___ Provided data

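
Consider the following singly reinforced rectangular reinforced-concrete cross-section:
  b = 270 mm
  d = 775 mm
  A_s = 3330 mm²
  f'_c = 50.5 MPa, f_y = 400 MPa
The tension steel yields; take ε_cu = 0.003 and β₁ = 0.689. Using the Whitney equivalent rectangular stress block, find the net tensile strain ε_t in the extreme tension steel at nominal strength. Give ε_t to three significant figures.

a = A_s f_y/(0.85 f'_c b) = 114.93 mm.
β₁ = 0.689, so c = a/β₁ = 114.93/0.689 = 166.81 mm.
From the linear strain diagram with ε_cu = 0.003: ε_t = 0.003 (d − c)/c = 0.003 × (775 − 166.81)/166.81 = 0.0109.
Since ε_t ≥ 0.005, the section is tension-controlled.

ε_t ≈ 0.0109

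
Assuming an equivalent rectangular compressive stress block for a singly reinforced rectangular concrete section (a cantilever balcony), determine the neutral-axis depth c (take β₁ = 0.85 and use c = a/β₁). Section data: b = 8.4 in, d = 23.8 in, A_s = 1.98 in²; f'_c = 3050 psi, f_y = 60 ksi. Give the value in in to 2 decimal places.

c ≈ 6.42 in

T = A_s f_y = 1.98 × 60 = 118.8 kips.
a = T/(0.85 f'_c b) = 118.8/(0.85 × 3.05 × 8.4) = 5.4553 in.
With β₁ = 0.85, c = a/β₁ = 5.4553/0.85 = 6.42 in.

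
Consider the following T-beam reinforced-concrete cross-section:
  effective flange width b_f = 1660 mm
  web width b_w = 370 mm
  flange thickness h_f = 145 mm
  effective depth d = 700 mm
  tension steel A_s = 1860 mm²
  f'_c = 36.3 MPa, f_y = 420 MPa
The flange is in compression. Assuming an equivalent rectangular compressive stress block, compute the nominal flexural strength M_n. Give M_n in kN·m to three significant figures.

Tension: T = A_s f_y = 1860 × 420 = 781200 N.
Try a within the flange: a = T/(0.85 f'_c b_f) = 781200/(0.85 × 36.3 × 1660) = 15.25 mm.
Since a = 15.25 ≤ h_f = 145 mm, the stress block lies entirely in the flange; analyse as a rectangular beam of width b_f.
M_n = T(d − a/2) = 781200 × (700 − 7.625) = 540.88 × 10⁶ N·mm.
M_n = 540.88 kN·m.

M_n ≈ 541 kN·m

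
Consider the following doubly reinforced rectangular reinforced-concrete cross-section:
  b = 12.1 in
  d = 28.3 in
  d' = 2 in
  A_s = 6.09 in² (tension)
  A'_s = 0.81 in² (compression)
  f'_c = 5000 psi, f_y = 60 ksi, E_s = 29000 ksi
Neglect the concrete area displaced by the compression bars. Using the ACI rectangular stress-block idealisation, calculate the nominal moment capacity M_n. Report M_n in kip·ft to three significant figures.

M_n ≈ 772 kip·ft

Assume both steels yield.
a = (A_s − A'_s) f_y/(0.85 f'_c b) = (6.09 − 0.81) × 60/(0.85 × 5 × 12.1) = 6.160 in.
c = a/β₁ = 6.160/0.8 = 7.700 in; ε'_s = 0.003(c − d')/c = 0.0022 ≥ ε_y = 0.0021, so the compression steel yields.
M_n = (A_s − A'_s) f_y (d − a/2) + A'_s f_y (d − d') = 316.8 × (28.3 − 3.08) + 48.6 × (28.3 − 2) = 7989.7 + 1278.2 = 9267.9 kip·in = 9267.9/12 = 772.33 kip·ft.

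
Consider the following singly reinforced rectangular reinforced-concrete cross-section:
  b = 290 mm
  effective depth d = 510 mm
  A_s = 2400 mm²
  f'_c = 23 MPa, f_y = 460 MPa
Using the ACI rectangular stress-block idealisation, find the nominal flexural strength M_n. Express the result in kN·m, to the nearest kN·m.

T = A_s f_y = 2400 × 460 = 1104000 N = 1104 kN.
From C = T: a = T/(0.85 f'_c b) = 1104000/(0.85 × 23 × 290) = 194.73 mm.
M_n = T(d − a/2) = 1104 kN × (510 − 97.365) mm = 455.55 kN·m.

M_n ≈ 456 kN·m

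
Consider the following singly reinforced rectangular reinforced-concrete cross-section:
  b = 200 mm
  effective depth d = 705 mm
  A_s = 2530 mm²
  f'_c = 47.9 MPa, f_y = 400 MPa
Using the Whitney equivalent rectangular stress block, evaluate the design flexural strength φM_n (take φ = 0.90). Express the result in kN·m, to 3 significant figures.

φM_n ≈ 586 kN·m

T = A_s f_y = 2530 × 400 = 1012000 N = 1012 kN.
From C = T: a = T/(0.85 f'_c b) = 1012000/(0.85 × 47.9 × 200) = 124.28 mm.
M_n = T(d − a/2) = 1012 kN × (705 − 62.14) mm = 650.57 kN·m.
φM_n = 0.90 × 650.57 = 585.51 kN·m.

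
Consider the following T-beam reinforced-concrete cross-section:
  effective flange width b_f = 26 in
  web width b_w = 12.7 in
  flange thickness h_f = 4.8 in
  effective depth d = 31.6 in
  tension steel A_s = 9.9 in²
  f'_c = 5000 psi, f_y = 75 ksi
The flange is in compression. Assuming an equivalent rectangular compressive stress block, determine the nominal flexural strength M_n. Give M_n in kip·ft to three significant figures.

M_n ≈ 1730 kip·ft

Tension: T = A_s f_y = 9.9 × 75 = 742.5 kips.
Try a within the flange: a = T/(0.85 f'_c b_f) = 742.5/(0.85 × 5 × 26) = 6.719 in.
a = 6.719 > h_f = 4.8 in: the block extends into the web. Split into flange-overhang and web parts.
C_f = 0.85 f'_c (b_f − b_w) h_f = 0.85 × 5 × (26 − 12.7) × 4.8 = 271.3 kips.
Remaining web compression depth: a_w = (T − C_f)/(0.85 f'_c b_w) = (742.5 − 271.3)/(0.85 × 5 × 12.7) = 8.730 in.
M_n = C_f(d − h_f/2) + (T − C_f)(d − a_w/2) = 271.3 × (31.6 − 2.4) + 471.2 × (31.6 − 4.365) = 7922.0 + 12833.1 = 20755.1 kip·in.
M_n = 20755.1/12 = 1729.59 kip·ft.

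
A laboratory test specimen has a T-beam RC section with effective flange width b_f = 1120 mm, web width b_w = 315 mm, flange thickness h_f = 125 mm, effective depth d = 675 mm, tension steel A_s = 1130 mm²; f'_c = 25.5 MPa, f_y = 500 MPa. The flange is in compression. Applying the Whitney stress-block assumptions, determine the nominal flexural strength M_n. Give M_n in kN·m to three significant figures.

Tension: T = A_s f_y = 1130 × 500 = 565000 N.
Try a within the flange: a = T/(0.85 f'_c b_f) = 565000/(0.85 × 25.5 × 1120) = 23.27 mm.
Since a = 23.27 ≤ h_f = 125 mm, the stress block lies entirely in the flange; analyse as a rectangular beam of width b_f.
M_n = T(d − a/2) = 565000 × (675 − 11.635) = 374.80 × 10⁶ N·mm.
M_n = 374.80 kN·m.

M_n ≈ 375 kN·m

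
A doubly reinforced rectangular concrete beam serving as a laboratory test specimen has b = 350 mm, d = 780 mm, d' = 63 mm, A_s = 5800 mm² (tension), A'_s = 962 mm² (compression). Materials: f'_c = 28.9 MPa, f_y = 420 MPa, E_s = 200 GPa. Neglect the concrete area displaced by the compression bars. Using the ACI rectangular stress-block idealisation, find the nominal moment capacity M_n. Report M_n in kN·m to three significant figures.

M_n ≈ 1630 kN·m

Assume both tension and compression steel yield.
Net tension couple steel: A_s − A'_s = 4838 mm².
a = (A_s − A'_s) f_y / (0.85 f'_c b) = 2031960/(0.85 × 28.9 × 350) = 236.34 mm.
c = a/β₁ = 236.34/0.844 = 280.02 mm; ε'_s = 0.003(c − d')/c = 0.0023 ≥ f_y/E_s = 0.0021, so compression steel does yield.
M_n = (A_s − A'_s) f_y (d − a/2) + A'_s f_y (d − d') = [2031960 × (780 − 118.17) + 404040 × (780 − 63)] × 10⁻⁶ = 1344.81 + 289.70 = 1634.51 kN·m.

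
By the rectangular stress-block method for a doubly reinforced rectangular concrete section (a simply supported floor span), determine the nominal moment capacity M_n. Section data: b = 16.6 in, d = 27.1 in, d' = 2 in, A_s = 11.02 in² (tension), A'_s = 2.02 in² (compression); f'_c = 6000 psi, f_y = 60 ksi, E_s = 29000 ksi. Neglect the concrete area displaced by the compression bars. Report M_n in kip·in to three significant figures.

M_n ≈ 16000 kip·in

Assume both steels yield.
a = (A_s − A'_s) f_y/(0.85 f'_c b) = (11.02 − 2.02) × 60/(0.85 × 6 × 16.6) = 6.378 in.
c = a/β₁ = 6.378/0.75 = 8.504 in; ε'_s = 0.003(c − d')/c = 0.0023 ≥ ε_y = 0.0021, so the compression steel yields.
M_n = (A_s − A'_s) f_y (d − a/2) + A'_s f_y (d − d') = 540 × (27.1 − 3.189) + 121.2 × (27.1 − 2) = 12911.9 + 3042.1 = 15954.0 kip·in.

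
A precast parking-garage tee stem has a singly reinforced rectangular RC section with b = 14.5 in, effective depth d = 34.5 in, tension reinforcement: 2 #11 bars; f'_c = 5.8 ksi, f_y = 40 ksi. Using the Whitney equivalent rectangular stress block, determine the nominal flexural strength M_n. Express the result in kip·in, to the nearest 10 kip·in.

A_s = 2 × 1.56 = 3.12 in².
T = A_s f_y = 3.12 × 40 = 124.8 kips.
a = T/(0.85 f'_c b) = 124.8/(0.85 × 5.8 × 14.5) = 1.746 in.
M_n = T(d − a/2) = 124.8 × (34.5 − 0.873) = 4196.6 kip·in.

M_n ≈ 4200 kip·in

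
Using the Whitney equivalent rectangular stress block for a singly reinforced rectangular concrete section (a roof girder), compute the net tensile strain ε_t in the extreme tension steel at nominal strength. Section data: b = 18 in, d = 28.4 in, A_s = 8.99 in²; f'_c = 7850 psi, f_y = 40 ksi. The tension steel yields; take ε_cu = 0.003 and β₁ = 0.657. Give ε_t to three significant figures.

a = A_s f_y/(0.85 f'_c b) = 2.994 in.
β₁ = 0.657, so c = a/β₁ = 2.994/0.657 = 4.557 in.
From the linear strain diagram with ε_cu = 0.003: ε_t = 0.003 (d − c)/c = 0.003 × (28.4 − 4.557)/4.557 = 0.0157.
Since ε_t ≥ 0.005, the section is tension-controlled.

ε_t ≈ 0.0157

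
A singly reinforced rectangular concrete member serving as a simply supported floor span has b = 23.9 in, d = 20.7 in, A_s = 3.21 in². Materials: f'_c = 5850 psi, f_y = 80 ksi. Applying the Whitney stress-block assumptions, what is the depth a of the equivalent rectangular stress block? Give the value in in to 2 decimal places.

a ≈ 2.16 in

T = A_s f_y = 3.21 × 80 = 256.8 kips.
a = T/(0.85 f'_c b) = 256.8/(0.85 × 5.85 × 23.9) = 2.16 in.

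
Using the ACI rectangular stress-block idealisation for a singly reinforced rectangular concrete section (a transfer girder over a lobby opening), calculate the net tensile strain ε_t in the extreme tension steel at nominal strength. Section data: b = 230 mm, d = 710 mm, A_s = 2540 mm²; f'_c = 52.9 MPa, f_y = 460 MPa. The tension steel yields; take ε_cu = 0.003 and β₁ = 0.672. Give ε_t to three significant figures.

a = A_s f_y/(0.85 f'_c b) = 112.98 mm.
β₁ = 0.672, so c = a/β₁ = 112.98/0.672 = 168.13 mm.
From the linear strain diagram with ε_cu = 0.003: ε_t = 0.003 (d − c)/c = 0.003 × (710 − 168.13)/168.13 = 0.00967.
Since ε_t ≥ 0.005, the section is tension-controlled.

ε_t ≈ 0.00967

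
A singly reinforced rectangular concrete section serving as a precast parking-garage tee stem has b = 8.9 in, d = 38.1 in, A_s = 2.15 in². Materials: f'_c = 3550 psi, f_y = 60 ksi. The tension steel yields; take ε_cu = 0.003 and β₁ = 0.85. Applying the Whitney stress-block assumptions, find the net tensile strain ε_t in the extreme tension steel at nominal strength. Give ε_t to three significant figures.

a = A_s f_y/(0.85 f'_c b) = 4.803 in.
β₁ = 0.85, so c = a/β₁ = 4.803/0.85 = 5.651 in.
From the linear strain diagram with ε_cu = 0.003: ε_t = 0.003 (d − c)/c = 0.003 × (38.1 − 5.651)/5.651 = 0.0172.
Since ε_t ≥ 0.005, the section is tension-controlled.

ε_t ≈ 0.0172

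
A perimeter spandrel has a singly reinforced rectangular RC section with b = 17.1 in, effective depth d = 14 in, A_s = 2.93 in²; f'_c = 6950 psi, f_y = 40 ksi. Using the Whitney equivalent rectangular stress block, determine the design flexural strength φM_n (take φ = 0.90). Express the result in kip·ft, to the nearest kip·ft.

T = A_s f_y = 2.93 × 40 = 117.2 kips.
a = T/(0.85 f'_c b) = 117.2/(0.85 × 6.95 × 17.1) = 1.160 in.
M_n = T(d − a/2) = 117.2 × (14 − 0.58) = 1572.8 kip·in = 1572.8/12 = 131.07 kip·ft.
φM_n = 0.90 × 131.07 = 117.96 kip·ft.

φM_n ≈ 118 kip·ft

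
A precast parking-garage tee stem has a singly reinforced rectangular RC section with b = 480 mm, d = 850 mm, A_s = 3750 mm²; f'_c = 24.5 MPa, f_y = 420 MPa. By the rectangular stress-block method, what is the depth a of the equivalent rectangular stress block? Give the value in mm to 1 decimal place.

T = A_s f_y = 3750 × 420 = 1575000 N = 1575 kN.
Setting C = 0.85 f'_c a b equal to T: a = 1575000/(0.85 × 24.5 × 480) = 157.6 mm.

a ≈ 157.6 mm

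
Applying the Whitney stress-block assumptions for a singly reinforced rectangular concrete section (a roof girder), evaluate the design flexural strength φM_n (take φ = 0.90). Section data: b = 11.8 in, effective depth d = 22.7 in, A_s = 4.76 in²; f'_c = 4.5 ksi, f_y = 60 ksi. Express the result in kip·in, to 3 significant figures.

T = A_s f_y = 4.76 × 60 = 285.6 kips.
a = T/(0.85 f'_c b) = 285.6/(0.85 × 4.5 × 11.8) = 6.328 in.
M_n = T(d − a/2) = 285.6 × (22.7 − 3.164) = 5579.5 kip·in.
φM_n = 0.90 × 5579.5 = 5021.6 kip·in.

φM_n ≈ 5020 kip·in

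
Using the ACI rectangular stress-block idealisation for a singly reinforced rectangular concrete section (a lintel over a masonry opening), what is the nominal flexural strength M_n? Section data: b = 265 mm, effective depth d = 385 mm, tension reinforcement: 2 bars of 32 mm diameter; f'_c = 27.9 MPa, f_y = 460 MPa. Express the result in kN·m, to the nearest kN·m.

M_n ≈ 241 kN·m

A_s = 2 × 804 = 1608 mm².
T = A_s f_y = 1608 × 460 = 739680 N = 739.68 kN.
From C = T: a = T/(0.85 f'_c b) = 739680/(0.85 × 27.9 × 265) = 117.70 mm.
M_n = T(d − a/2) = 739.68 kN × (385 − 58.85) mm = 241.25 kN·m.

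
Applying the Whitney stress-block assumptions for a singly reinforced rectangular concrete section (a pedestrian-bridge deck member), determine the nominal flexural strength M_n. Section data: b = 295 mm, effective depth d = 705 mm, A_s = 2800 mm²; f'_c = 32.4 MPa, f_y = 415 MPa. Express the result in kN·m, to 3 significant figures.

T = A_s f_y = 2800 × 415 = 1162000 N = 1162 kN.
From C = T: a = T/(0.85 f'_c b) = 1162000/(0.85 × 32.4 × 295) = 143.03 mm.
M_n = T(d − a/2) = 1162 kN × (705 − 71.515) mm = 736.11 kN·m.

M_n ≈ 736 kN·m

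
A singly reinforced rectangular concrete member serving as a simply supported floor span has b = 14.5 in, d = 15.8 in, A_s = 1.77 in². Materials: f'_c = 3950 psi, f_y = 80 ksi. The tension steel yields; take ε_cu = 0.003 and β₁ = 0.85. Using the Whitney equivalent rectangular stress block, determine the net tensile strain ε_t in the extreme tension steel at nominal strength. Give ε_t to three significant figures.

ε_t ≈ 0.0109

a = A_s f_y/(0.85 f'_c b) = 2.909 in.
β₁ = 0.85, so c = a/β₁ = 2.909/0.85 = 3.422 in.
From the linear strain diagram with ε_cu = 0.003: ε_t = 0.003 (d − c)/c = 0.003 × (15.8 − 3.422)/3.422 = 0.0109.
Since ε_t ≥ 0.005, the section is tension-controlled.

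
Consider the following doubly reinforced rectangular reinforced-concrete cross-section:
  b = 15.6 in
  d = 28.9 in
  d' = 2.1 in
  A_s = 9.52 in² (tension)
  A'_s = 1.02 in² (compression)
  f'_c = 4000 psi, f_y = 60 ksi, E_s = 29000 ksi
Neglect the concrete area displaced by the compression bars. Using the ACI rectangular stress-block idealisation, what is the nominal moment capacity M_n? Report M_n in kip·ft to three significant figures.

Assume both steels yield.
a = (A_s − A'_s) f_y/(0.85 f'_c b) = (9.52 − 1.02) × 60/(0.85 × 4 × 15.6) = 9.615 in.
c = a/β₁ = 9.615/0.85 = 11.312 in; ε'_s = 0.003(c − d')/c = 0.0024 ≥ ε_y = 0.0021, so the compression steel yields.
M_n = (A_s − A'_s) f_y (d − a/2) + A'_s f_y (d − d') = 510 × (28.9 − 4.8075) + 61.2 × (28.9 − 2.1) = 12287.2 + 1640.2 = 13927.4 kip·in = 13927.4/12 = 1160.62 kip·ft.

M_n ≈ 1160 kip·ft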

______

**Exercise aim:**
Write down again the exact lines running from the beginning of the data to the line containing "flange thickness h_f = 145 mm", with both ends included.

**Answer below:**
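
Consider the following singly reinforced rectangular reinforced-concrete cross-section:
  b = 270 mm
  d = 775 mm
  A_s = 3330 mm²
  f'_c = 50.5 MPa, f_y = 400 MPa
The tension steel yields; take ε_cu = 0.003 and β₁ = 0.689. Using the Whitney equivalent rectangular stress block, find the net tensile strain ε_t in the extreme tension steel at nominal strength. Give ε_t to three significant figures.

a = A_s f_y/(0.85 f'_c b) = 114.93 mm.
β₁ = 0.689, so c = a/β₁ = 114.93/0.689 = 166.81 mm.
From the linear strain diagram with ε_cu = 0.003: ε_t = 0.003 (d − c)/c = 0.003 × (775 − 166.81)/166.81 = 0.0109.
Since ε_t ≥ 0.005, the section is tension-controlled.

ε_t ≈ 0.0109

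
Assuming an equivalent rectangular compressive stress block for a singly reinforced rectangular concrete section (a cantilever balcony), determine the neutral-axis depth c (take β₁ = 0.85 and use c = a/β₁). Section data: b = 8.4 in, d = 23.8 in, A_s = 1.98 in²; f'_c = 3050 psi, f_y = 60 ksi. Give the value in in to 2 decimal places.

c ≈ 6.42 in

T = A_s f_y = 1.98 × 60 = 118.8 kips.
a = T/(0.85 f'_c b) = 118.8/(0.85 × 3.05 × 8.4) = 5.4553 in.
With β₁ = 0.85, c = a/β₁ = 5.4553/0.85 = 6.42 in.

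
Consider the following T-beam reinforced-concrete cross-section:
  effective flange width b_f = 1660 mm
  web width b_w = 370 mm
  flange thickness h_f = 145 mm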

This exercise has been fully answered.